• _TRY IT_
In the entries below, find the line containing "Let G = ⟨t | t¹⁴=e⟩. Compute the order of t⁹.". Write out that line and all lines after it, exactly, and nothing else.

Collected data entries
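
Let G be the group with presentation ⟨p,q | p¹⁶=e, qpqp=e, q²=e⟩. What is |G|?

Enumerate words in the generators, reducing via the relations: the distinct elements are
  {e, p, q, pq, p², p³, p⁴, p⁵, p⁶, p⁷, p⁸, p⁹, p²q, p³q, p¹², p¹³, p¹¹, p¹⁰, p¹⁴, p¹⁵, p⁴q, p⁵q, p⁶q, p⁷q, p⁸q, p⁹q, p¹²q, p¹³q, p¹¹q, p¹⁰q, p¹⁴q, p¹⁵q}.
No further products give new elements, so |G| = 32.

Answer: 32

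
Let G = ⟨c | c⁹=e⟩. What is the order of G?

G is generated by a single element, so G is cyclic. The relator gives c⁹ = e and no smaller power is forced to be e, so the 9 powers {c, e, c², c³, c⁴, c⁵, c⁶, c⁷, c⁸} are distinct. Hence |G| = 9.

Answer: 9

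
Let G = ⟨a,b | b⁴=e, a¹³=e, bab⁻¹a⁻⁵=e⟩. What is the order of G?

Enumerate words in the generators, reducing via the relations: the distinct elements are
  {a, b, e, ab, a², a³, a⁴, a⁵, a⁶, a⁷, a⁸, a⁹, b², b³, ab², ab³, a²b, a³b, a¹², a¹¹, a¹⁰, a⁴b, a⁵b, a⁶b, a⁷b, a⁸b, a⁹b, a²b², a²b³, a³b², a³b³, a¹²b, a¹¹b, a¹⁰b, a⁴b², a⁴b³, a⁵b², a⁵b³, a⁶b², a⁶b³, a⁷b², a⁷b³, a⁸b², a⁸b³, a⁹b², a⁹b³, a¹²b², a¹²b³, a¹¹b², a¹¹b³, a¹⁰b², a¹⁰b³}.
No further products give new elements, so |G| = 52.

Answer: 52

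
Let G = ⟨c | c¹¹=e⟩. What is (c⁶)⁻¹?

The order of (c⁶) is 11 (smallest k with (c⁶)ᵏ = e), so (c⁶)⁻¹ = (c⁶)¹⁰ = c⁵.
Check: (c⁶) · (c⁵) → (c⁶) · c⁵ = e, giving e as required.

Answer: c⁵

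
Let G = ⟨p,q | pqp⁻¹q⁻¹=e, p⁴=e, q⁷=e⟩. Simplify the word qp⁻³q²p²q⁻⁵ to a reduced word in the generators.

Multiply left to right, reducing at each step:
  q · p⁻³ = pq
  (pq) · q² = pq³
  (pq³) · p² = p³q³
  (p³q³) · q⁻⁵ = p³q⁵

Answer: p³q⁵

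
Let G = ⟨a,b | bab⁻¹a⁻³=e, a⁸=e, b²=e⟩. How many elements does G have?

Enumerate words in the generators, reducing via the relations: the distinct elements are
  {a, b, e, ab, a², a³, a⁴, a⁵, a⁶, a⁷, a²b, a³b, a⁴b, a⁵b, a⁶b, a⁷b}.
No further products give new elements, so |G| = 16.

Answer: 16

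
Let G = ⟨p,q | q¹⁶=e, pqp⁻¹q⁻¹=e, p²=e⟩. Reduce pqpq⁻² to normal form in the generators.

Multiply left to right, reducing at each step:
  p · q = pq
  (pq) · p = q
  q · q⁻² = q¹⁵

Answer: q¹⁵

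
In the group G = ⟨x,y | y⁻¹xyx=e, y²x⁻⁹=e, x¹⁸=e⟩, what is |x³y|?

Compute successive powers until reaching e:
  (x³y)¹ = x³y, (x³y)² = x⁹, (x³y)³ = x³y⁻¹, (x³y)⁴ = e.
The smallest positive k with (x³y)ᵏ = e is 4.

Answer: 4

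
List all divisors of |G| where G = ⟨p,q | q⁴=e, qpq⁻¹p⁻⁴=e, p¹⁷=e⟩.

|G| = 68 = 2² · 17. By Lagrange's theorem the order of any subgroup divides 68; the divisors of 68 are 1, 2, 4, 17, 34, 68.

Answer: 1, 2, 4, 17, 34, 68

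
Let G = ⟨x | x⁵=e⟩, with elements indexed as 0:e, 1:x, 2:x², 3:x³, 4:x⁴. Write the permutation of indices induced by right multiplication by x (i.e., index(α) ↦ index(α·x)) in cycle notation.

(0 1 2 3 4)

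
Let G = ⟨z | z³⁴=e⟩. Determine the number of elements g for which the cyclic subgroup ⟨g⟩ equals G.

G is cyclic of order 34. An element generates G iff its order is 34, and a cyclic group of order 34 has exactly φ(34) = 16 such elements.

Answer: 16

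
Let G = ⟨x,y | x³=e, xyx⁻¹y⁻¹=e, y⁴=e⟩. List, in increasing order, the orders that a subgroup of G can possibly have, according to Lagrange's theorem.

|G| = 12 = 2² · 3. By Lagrange's theorem the order of any subgroup divides 12; the divisors of 12 are 1, 2, 3, 4, 6, 12.

Answer: 1, 2, 3, 4, 6, 12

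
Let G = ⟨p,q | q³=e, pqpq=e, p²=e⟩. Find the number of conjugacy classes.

The conjugacy classes (representative and size) are:
  [e] (size 1), [pq²] (size 3), [q²] (size 2).
Class equation: 1 + 3 + 2 = 6 = |G|. So G has 3 conjugacy classes.

Answer: 3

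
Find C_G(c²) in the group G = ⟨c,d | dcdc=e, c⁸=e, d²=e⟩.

⟨c²⟩ ⊆ C_G(c²) since powers of c² commute with c²; so |C_G(c²)| ≥ |⟨c²⟩| = 4.
By orbit–stabilizer, |C_G(c²)| = |G| / |conj. class of c²| = 16 / 2 = 8.
The 8 elements commuting with c² are {e, c, c², c³, c⁴, c⁵, c⁶, c⁷}.

Answer: {e, c, c², c³, c⁴, c⁵, c⁶, c⁷}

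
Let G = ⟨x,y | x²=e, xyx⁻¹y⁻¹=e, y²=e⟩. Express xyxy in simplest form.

Multiply left to right, reducing at each step:
  x · y = xy
  (xy) · x = y
  y · y = e

Answer: e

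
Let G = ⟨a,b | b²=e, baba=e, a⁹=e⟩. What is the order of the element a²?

Compute successive powers until reaching e:
  (a²)¹ = a², (a²)² = a⁴, (a²)³ = a⁶, (a²)⁴ = a⁸, (a²)⁵ = a, (a²)⁶ = a³, (a²)⁷ = a⁵, (a²)⁸ = a⁷, (a²)⁹ = e.
The smallest positive k with (a²)ᵏ = e is 9.

Answer: 9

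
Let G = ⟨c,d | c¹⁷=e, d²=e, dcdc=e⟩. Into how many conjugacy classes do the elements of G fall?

The conjugacy classes (representative and size) are:
  [e] (size 1), [c¹⁶] (size 2), [c²] (size 2), [c³] (size 2), [c¹³] (size 2), [c¹²] (size 2), [c⁶] (size 2), [c¹⁰] (size 2), [c⁹] (size 2), [c⁷d] (size 17).
Class equation: 1 + 2 + 2 + 2 + 2 + 2 + 2 + 2 + 2 + 17 = 34 = |G|. So G has 10 conjugacy classes.

Answer: 10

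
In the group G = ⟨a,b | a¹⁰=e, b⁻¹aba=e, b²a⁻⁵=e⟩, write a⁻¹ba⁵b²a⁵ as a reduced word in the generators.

Multiply left to right, reducing at each step:
  (a⁹) · b = a⁴b⁻¹
  (a⁴b⁻¹) · a⁵ = a⁴b
  (a⁴b) · b² = a⁴b⁻¹
  (a⁴b⁻¹) · a⁵ = a⁴b

Answer: a⁴b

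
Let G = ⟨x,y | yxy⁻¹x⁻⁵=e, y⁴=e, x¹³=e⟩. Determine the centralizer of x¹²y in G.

⟨x¹²y⟩ ⊆ C_G(x¹²y) since powers of x¹²y commute with x¹²y; so |C_G(x¹²y)| ≥ |⟨x¹²y⟩| = 4.
By orbit–stabilizer, |C_G(x¹²y)| = |G| / |conj. class of x¹²y| = 52 / 13 = 4.
The 4 elements commuting with x¹²y are {e, x⁷y², x¹²y, x⁸y³}.

Answer: {e, x⁷y², x¹²y, x⁸y³}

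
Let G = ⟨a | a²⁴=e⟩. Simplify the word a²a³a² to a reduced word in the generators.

Multiply left to right, reducing at each step:
  (a²) · a³ = a⁵
  (a⁵) · a² = a⁷

Answer: a⁷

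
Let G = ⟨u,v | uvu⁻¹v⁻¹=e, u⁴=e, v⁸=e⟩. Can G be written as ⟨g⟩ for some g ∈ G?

|G| = 32, but the maximum element order in G is 8 < 32. No single element generates all of G, so G is not cyclic.

Answer: No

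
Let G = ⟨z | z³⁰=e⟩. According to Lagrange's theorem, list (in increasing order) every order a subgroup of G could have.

|G| = 30 = 2 · 3 · 5. By Lagrange's theorem the order of any subgroup divides 30; the divisors of 30 are 1, 2, 3, 5, 6, 10, 15, 30.

Answer: 1, 2, 3, 5, 6, 10, 15, 30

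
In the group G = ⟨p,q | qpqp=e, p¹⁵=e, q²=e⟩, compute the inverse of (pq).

The order of (pq) is 2 (smallest k with (pq)ᵏ = e), so (pq)⁻¹ = (pq)¹ = pq.
Check: (pq) · (pq) → (pq) · p = q;   q · q = e, giving e as required.

Answer: pq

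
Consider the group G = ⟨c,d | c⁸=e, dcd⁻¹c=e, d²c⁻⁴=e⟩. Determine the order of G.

Enumerate words in the generators, reducing via the relations: the distinct elements are
  {c, d, e, cd, c², c³, c⁴, c⁵, c⁶, c⁷, c²d, c³d, d⁻¹, cd⁻¹, c²d⁻¹, c³d⁻¹}.
No further products give new elements, so |G| = 16.

Answer: 16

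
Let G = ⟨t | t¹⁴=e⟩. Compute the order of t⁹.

Compute successive powers until reaching e:
  (t⁹)¹ = t⁹, (t⁹)² = t⁴, (t⁹)³ = t¹³, (t⁹)⁴ = t⁸, (t⁹)⁵ = t³, (t⁹)⁶ = t¹², (t⁹)⁷ = t⁷, (t⁹)⁸ = t², (t⁹)⁹ = t¹¹, (t⁹)¹⁰ = t⁶, (t⁹)¹¹ = t, (t⁹)¹² = t¹⁰, (t⁹)¹³ = t⁵, (t⁹)¹⁴ = e.
The smallest positive k with (t⁹)ᵏ = e is 14.

Answer: 14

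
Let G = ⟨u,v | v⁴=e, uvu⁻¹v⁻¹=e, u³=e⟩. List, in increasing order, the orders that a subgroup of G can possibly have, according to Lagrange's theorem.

|G| = 12 = 2² · 3. By Lagrange's theorem the order of any subgroup divides 12; the divisors of 12 are 1, 2, 3, 4, 6, 12.

Answer: 1, 2, 3, 4, 6, 12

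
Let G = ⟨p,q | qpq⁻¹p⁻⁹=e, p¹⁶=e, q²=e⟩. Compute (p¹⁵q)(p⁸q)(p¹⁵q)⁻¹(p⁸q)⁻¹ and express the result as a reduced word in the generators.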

• _RESPONSE TO THE TASK_
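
Let G = ⟨t | t¹⁴=e⟩. Compute the order of t⁹.

Compute successive powers until reaching e:
  (t⁹)¹ = t⁹, (t⁹)² = t⁴, (t⁹)³ = t¹³, (t⁹)⁴ = t⁸, (t⁹)⁵ = t³, (t⁹)⁶ = t¹², (t⁹)⁷ = t⁷, (t⁹)⁸ = t², (t⁹)⁹ = t¹¹, (t⁹)¹⁰ = t⁶, (t⁹)¹¹ = t, (t⁹)¹² = t¹⁰, (t⁹)¹³ = t⁵, (t⁹)¹⁴ = e.
The smallest positive k with (t⁹)ᵏ = e is 14.

Answer: 14

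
Let G = ⟨u,v | v⁴=e, uvu⁻¹v⁻¹=e, u³=e⟩. List, in increasing order, the orders that a subgroup of G can possibly have, according to Lagrange's theorem.

|G| = 12 = 2² · 3. By Lagrange's theorem the order of any subgroup divides 12; the divisors of 12 are 1, 2, 3, 4, 6, 12.

Answer: 1, 2, 3, 4, 6, 12

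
Let G = ⟨p,q | qpq⁻¹p⁻⁹=e, p¹⁶=e, q²=e⟩. Compute (p¹⁵q)(p⁸q)(p¹⁵q)⁻¹(p⁸q)⁻¹ and express the result as a reduced word in the generators.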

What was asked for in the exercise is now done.